## What is needed
Only the lines below, from the one with "- Transfer 2 mL" through the one with "- Take 5 mL", are to be written out, exactly.

[Dataset entries]
—————

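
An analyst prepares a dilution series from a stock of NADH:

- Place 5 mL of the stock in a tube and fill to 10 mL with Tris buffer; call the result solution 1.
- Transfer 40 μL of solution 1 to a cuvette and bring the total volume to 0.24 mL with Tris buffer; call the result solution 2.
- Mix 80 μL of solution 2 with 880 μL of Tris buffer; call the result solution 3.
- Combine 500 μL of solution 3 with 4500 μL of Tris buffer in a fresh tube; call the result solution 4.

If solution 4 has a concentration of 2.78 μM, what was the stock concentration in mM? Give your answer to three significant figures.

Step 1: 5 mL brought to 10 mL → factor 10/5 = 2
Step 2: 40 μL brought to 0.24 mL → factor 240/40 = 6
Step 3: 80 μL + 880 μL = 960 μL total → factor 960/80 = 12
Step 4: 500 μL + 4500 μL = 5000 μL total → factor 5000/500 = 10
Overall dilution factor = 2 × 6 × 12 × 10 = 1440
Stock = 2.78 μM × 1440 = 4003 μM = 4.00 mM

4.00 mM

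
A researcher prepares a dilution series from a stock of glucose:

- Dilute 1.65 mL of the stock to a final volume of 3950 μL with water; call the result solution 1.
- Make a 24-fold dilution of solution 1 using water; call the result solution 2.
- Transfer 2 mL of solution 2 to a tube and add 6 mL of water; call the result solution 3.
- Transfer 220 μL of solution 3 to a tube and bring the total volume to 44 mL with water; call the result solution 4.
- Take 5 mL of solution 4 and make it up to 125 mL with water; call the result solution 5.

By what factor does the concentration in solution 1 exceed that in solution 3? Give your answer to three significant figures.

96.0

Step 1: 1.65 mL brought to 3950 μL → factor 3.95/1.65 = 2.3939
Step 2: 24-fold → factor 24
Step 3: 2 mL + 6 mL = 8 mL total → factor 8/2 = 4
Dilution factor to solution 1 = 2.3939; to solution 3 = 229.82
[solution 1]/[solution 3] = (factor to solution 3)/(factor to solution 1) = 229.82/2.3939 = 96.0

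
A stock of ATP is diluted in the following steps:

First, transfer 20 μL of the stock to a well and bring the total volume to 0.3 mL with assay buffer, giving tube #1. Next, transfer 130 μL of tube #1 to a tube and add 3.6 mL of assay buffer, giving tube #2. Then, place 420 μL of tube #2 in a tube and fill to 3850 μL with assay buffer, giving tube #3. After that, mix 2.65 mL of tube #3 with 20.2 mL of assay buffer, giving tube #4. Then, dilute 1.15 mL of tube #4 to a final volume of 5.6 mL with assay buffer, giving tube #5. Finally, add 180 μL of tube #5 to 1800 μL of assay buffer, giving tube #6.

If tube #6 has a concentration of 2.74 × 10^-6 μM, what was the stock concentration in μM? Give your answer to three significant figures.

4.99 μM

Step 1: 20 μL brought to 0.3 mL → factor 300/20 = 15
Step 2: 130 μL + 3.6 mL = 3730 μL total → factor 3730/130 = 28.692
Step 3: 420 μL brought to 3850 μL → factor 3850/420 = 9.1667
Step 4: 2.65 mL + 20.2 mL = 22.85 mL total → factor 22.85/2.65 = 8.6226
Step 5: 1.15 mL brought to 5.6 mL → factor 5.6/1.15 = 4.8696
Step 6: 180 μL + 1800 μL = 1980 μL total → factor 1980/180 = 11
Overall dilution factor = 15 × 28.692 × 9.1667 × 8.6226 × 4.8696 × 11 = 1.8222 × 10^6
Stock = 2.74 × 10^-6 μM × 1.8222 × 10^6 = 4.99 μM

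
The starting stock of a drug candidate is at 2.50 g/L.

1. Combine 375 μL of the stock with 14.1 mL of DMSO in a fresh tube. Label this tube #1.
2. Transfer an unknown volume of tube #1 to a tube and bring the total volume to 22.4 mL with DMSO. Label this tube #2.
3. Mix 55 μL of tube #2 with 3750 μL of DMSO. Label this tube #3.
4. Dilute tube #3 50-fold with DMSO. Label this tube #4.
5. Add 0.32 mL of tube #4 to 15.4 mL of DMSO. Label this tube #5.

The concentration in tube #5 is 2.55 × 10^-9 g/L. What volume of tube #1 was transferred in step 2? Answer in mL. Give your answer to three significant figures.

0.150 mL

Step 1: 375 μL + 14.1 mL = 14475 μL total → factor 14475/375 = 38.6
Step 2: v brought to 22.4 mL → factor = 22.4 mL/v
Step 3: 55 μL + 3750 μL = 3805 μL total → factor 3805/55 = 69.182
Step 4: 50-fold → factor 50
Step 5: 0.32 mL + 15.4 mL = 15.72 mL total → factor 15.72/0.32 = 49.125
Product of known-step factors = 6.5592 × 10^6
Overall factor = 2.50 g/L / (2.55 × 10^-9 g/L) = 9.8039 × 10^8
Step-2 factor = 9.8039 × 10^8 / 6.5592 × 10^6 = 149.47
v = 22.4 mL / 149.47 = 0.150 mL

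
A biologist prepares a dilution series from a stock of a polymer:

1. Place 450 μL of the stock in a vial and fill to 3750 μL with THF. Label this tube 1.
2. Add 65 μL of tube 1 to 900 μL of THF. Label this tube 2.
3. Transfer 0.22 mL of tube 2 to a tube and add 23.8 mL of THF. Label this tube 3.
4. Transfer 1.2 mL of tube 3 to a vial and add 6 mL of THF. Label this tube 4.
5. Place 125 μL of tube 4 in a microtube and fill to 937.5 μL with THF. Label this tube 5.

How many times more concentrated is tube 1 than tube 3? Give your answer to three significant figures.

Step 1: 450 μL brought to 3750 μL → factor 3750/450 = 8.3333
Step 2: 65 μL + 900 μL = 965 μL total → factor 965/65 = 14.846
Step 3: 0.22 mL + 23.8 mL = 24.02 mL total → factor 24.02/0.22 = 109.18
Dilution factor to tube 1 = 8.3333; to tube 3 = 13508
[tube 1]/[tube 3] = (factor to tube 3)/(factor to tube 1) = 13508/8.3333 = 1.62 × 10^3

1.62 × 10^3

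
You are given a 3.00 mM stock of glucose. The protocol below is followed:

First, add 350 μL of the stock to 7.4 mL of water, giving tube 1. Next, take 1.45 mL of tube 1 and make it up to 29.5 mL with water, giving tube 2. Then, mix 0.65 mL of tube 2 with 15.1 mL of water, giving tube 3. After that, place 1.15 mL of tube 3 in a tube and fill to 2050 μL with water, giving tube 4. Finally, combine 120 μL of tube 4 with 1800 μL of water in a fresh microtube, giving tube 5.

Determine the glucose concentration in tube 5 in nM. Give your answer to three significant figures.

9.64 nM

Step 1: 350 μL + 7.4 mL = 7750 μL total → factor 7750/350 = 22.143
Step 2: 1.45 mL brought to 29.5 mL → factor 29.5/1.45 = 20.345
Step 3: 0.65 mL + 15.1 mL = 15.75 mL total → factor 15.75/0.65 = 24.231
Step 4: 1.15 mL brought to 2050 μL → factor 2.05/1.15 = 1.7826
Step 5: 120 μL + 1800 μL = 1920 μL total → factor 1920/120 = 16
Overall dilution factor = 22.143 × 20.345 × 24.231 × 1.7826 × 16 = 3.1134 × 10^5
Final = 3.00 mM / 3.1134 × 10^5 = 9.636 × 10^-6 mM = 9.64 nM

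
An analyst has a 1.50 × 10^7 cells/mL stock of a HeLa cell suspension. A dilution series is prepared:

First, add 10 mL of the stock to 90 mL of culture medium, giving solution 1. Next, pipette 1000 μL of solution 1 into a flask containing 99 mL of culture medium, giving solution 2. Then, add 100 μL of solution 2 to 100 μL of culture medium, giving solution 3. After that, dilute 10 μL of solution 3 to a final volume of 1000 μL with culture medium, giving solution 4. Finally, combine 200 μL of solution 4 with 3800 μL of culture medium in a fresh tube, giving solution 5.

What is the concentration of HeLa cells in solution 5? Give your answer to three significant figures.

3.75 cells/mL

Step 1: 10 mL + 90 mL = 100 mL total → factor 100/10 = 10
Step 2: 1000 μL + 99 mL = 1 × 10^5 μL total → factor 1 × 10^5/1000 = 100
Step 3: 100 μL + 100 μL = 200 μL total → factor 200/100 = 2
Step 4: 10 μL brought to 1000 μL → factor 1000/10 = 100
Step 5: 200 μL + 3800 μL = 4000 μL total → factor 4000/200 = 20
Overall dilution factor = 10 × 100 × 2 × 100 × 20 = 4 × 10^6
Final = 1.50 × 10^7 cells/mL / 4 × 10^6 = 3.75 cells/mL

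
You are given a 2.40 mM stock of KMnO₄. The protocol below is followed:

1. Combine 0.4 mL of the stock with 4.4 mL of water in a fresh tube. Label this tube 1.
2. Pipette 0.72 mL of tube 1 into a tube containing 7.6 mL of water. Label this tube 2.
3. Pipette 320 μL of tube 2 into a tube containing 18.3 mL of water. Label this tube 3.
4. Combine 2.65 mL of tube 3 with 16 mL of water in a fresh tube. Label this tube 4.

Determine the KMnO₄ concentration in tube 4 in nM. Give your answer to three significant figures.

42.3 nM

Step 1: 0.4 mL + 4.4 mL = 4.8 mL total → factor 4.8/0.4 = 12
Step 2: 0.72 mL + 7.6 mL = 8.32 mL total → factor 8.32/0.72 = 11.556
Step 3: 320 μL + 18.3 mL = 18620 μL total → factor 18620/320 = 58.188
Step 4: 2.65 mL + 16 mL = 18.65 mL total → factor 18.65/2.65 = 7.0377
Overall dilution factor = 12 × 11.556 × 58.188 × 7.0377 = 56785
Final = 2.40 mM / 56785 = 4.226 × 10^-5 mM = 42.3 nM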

—————

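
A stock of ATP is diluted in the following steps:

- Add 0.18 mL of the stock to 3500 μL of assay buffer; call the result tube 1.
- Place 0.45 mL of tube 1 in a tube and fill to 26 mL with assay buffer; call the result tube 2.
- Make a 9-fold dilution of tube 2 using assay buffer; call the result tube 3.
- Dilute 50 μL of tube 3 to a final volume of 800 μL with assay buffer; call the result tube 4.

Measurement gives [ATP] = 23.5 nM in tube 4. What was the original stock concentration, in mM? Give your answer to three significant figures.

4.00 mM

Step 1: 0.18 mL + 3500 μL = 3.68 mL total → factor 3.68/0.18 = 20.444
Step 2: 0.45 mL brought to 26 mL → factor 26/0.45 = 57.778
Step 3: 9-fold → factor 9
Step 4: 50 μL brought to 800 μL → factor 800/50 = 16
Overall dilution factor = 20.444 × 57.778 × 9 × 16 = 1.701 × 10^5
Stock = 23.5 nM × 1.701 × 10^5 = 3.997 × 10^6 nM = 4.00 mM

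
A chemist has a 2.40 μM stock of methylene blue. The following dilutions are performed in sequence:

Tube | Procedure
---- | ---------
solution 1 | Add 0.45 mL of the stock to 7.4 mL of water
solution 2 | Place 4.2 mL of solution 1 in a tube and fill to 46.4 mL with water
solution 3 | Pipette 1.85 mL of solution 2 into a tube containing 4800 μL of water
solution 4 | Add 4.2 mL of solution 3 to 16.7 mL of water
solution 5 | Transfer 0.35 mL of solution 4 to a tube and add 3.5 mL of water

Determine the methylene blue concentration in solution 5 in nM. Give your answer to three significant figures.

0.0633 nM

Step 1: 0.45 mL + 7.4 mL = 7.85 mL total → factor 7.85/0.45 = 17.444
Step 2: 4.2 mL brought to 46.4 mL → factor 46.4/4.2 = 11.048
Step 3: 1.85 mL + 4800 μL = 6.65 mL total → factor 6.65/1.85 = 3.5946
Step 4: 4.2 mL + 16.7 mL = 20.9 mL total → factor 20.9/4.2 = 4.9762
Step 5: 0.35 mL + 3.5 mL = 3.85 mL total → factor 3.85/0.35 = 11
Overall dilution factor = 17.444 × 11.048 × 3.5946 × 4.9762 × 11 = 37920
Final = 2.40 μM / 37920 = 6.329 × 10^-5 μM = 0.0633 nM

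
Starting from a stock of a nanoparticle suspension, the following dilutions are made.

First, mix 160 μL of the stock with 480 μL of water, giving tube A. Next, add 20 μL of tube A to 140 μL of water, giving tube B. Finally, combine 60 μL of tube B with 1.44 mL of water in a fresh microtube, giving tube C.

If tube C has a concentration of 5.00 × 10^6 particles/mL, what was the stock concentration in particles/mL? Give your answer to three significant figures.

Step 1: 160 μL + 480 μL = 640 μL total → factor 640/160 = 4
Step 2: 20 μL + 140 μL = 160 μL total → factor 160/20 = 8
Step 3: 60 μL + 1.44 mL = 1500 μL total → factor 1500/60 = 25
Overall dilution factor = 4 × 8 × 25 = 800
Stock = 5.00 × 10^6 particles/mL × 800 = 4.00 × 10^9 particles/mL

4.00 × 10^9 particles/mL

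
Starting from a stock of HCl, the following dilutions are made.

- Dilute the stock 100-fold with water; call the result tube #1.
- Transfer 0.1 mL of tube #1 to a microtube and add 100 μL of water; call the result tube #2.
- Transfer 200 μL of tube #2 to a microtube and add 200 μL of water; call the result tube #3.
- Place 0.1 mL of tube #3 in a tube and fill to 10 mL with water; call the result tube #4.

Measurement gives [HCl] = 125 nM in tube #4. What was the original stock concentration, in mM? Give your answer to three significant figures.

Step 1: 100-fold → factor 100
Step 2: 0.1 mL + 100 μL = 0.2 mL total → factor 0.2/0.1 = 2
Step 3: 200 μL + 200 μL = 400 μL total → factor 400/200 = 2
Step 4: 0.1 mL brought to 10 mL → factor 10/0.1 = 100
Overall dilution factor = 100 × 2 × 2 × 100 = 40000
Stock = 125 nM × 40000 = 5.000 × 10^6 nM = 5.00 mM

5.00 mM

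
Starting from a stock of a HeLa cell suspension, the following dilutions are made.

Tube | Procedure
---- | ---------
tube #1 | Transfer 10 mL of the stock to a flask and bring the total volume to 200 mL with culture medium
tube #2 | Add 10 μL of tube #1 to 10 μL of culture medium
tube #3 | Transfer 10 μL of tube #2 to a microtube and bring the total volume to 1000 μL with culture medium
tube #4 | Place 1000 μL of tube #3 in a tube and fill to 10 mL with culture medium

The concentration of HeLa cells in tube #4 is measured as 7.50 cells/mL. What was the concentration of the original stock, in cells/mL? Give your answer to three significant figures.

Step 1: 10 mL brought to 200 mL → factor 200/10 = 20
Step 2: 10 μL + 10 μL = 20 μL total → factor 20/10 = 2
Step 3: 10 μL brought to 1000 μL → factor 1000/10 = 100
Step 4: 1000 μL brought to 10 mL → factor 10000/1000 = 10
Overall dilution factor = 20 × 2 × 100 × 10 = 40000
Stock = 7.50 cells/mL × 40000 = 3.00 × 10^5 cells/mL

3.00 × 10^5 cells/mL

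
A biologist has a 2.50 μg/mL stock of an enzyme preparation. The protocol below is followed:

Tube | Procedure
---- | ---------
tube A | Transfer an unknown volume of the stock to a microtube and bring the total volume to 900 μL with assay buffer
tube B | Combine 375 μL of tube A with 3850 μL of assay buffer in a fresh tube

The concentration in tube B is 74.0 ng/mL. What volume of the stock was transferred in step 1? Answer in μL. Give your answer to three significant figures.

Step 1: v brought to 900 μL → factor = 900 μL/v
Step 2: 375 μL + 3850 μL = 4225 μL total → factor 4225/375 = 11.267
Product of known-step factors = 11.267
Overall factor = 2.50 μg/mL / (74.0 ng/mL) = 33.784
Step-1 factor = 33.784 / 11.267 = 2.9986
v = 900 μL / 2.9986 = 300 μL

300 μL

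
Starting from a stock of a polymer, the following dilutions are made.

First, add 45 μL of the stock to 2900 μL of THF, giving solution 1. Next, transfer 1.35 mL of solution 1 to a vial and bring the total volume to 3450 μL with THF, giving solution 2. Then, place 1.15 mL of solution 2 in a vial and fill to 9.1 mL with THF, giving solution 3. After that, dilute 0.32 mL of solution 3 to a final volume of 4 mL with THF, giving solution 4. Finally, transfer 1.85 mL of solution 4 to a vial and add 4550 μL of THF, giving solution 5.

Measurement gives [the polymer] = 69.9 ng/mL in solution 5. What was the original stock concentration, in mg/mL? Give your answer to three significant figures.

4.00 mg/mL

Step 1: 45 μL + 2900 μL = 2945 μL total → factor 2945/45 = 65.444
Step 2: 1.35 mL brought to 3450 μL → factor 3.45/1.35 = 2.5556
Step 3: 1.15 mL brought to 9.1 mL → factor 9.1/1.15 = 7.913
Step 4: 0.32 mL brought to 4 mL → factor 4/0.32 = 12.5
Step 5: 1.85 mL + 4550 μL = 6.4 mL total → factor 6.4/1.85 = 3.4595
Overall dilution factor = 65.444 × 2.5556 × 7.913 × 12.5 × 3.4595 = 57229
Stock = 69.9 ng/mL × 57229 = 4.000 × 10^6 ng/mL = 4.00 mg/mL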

—————

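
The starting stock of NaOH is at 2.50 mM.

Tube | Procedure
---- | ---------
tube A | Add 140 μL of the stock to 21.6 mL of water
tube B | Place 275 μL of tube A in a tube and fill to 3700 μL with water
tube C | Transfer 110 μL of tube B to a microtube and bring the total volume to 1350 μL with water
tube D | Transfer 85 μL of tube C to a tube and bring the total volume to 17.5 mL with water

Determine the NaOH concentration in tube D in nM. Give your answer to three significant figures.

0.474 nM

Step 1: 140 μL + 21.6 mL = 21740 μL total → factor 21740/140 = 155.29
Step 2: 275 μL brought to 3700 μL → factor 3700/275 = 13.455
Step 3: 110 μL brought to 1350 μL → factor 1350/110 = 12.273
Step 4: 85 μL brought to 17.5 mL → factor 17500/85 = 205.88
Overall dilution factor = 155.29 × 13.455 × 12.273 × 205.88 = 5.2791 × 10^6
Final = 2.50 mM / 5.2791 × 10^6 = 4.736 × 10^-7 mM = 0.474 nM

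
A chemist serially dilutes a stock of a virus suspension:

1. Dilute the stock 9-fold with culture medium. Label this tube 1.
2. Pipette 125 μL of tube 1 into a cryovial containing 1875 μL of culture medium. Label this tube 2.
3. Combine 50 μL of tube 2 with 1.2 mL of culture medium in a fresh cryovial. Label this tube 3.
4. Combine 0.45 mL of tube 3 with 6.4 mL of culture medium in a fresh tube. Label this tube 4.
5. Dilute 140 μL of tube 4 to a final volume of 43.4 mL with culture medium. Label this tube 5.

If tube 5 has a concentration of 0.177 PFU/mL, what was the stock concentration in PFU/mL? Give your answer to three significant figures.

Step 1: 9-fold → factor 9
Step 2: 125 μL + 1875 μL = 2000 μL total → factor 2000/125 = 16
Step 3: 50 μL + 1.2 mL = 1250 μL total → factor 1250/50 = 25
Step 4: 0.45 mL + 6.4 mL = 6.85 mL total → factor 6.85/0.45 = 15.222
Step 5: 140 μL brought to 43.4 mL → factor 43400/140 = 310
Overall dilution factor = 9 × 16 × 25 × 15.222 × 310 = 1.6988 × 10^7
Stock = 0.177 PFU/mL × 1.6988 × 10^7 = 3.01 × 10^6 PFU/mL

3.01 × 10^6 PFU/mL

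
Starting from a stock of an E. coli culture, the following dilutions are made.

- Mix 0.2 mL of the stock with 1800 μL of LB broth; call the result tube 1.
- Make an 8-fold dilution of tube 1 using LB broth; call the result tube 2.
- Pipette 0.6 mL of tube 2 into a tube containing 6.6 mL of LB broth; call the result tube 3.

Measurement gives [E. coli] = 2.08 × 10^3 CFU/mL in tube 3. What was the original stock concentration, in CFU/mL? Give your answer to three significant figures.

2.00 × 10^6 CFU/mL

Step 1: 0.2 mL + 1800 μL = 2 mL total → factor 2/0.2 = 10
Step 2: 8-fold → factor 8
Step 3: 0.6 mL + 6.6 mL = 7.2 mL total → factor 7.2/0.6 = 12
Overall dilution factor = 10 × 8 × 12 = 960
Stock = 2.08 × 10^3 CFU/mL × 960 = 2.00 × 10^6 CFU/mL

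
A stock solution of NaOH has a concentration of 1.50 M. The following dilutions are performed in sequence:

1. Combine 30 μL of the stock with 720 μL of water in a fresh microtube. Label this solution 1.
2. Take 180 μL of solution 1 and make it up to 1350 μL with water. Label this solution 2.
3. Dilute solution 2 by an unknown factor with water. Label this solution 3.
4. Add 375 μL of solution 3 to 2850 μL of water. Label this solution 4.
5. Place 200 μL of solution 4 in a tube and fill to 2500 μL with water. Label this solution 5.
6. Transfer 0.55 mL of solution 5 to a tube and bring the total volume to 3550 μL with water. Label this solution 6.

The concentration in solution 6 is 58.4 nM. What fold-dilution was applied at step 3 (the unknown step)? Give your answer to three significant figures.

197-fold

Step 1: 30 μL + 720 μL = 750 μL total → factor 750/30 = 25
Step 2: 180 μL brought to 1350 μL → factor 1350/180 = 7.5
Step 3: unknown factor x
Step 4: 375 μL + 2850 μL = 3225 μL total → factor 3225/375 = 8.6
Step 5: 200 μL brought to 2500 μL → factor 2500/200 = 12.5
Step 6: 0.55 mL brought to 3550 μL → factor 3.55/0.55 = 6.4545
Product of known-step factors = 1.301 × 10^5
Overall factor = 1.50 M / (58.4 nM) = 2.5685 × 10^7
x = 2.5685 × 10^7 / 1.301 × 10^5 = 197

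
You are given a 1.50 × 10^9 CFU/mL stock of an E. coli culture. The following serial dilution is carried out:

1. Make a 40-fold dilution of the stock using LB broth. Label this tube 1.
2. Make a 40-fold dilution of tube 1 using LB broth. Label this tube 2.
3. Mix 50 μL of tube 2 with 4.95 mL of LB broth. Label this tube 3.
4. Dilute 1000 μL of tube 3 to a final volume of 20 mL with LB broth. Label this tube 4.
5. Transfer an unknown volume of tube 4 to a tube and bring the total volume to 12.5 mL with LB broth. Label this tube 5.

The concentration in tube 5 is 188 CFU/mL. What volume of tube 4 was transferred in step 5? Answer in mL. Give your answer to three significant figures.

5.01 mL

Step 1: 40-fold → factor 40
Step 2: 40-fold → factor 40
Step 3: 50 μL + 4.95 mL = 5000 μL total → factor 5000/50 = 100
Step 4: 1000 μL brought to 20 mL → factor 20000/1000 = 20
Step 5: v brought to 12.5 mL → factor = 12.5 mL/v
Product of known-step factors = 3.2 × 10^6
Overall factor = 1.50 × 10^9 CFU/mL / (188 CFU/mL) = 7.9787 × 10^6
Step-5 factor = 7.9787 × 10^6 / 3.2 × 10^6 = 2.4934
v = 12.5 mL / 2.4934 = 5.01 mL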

—————

## Task output
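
- Transfer 2 mL of solution 2 to a tube and add 6 mL of water; call the result solution 3.
- Transfer 220 μL of solution 3 to a tube and bring the total volume to 44 mL with water; call the result solution 4.
- Take 5 mL of solution 4 and make it up to 125 mL with water; call the result solution 5.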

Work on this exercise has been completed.